When you copy the entries, keep every word exactly as it stands.

+ + + + + + +

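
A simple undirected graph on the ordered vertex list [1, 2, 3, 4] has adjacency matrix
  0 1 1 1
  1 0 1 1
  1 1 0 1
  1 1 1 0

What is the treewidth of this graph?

A width-3 tree decomposition is:
Bags: B1 = {1, 2, 3, 4}
Tree: (single bag)
With just one bag of size 4, the width is 4 − 1 = 3, so tw(G) ≤ 3. On the other hand G contains the 4-clique {1, 2, 3, 4}. A clique must lie in a single bag of any decomposition, so no decomposition can have width below 3. Therefore the treewidth is 3.

3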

+ + + + + + +

[RESPONSE BELOW]
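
A simple undirected graph on the ordered vertex list [1, 2, 3, 4] has adjacency matrix
  0 1 1 1
  1 0 1 1
  1 1 0 1
  1 1 1 0

What is the treewidth of this graph?

A width-3 tree decomposition is:
Bags: B1 = {1, 2, 3, 4}
Tree: (single bag)
With just one bag of size 4, the width is 4 − 1 = 3, so tw(G) ≤ 3. On the other hand G contains the 4-clique {1, 2, 3, 4}. A clique must lie in a single bag of any decomposition, so no decomposition can have width below 3. Therefore the treewidth is 3.

3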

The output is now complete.